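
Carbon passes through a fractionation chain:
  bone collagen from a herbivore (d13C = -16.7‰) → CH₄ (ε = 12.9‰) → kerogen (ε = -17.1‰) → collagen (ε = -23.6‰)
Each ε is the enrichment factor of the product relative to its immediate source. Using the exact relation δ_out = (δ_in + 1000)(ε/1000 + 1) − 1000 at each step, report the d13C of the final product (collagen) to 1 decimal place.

step 1: δ = (-16.70 + 1000)·(12.9/1000 + 1) − 1000 = -4.02‰
step 2: δ = (-4.02 + 1000)·(-17.1/1000 + 1) − 1000 = -21.05‰
step 3: δ = (-21.05 + 1000)·(-23.6/1000 + 1) − 1000 = -44.15‰

-44.2‰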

---------------

■ What you should do
Retype each line of the data exactly as it reads.

■ Answer area
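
Carbon passes through a fractionation chain:
  bone collagen from a herbivore (d13C = -16.7‰) → CH₄ (ε = 12.9‰) → kerogen (ε = -17.1‰) → collagen (ε = -23.6‰)
Each ε is the enrichment factor of the product relative to its immediate source. Using the exact relation δ_out = (δ_in + 1000)(ε/1000 + 1) − 1000 at each step, report the d13C of the final product (collagen) to 1 decimal place.

step 1: δ = (-16.70 + 1000)·(12.9/1000 + 1) − 1000 = -4.02‰
step 2: δ = (-4.02 + 1000)·(-17.1/1000 + 1) − 1000 = -21.05‰
step 3: δ = (-21.05 + 1000)·(-23.6/1000 + 1) − 1000 = -44.15‰

-44.2‰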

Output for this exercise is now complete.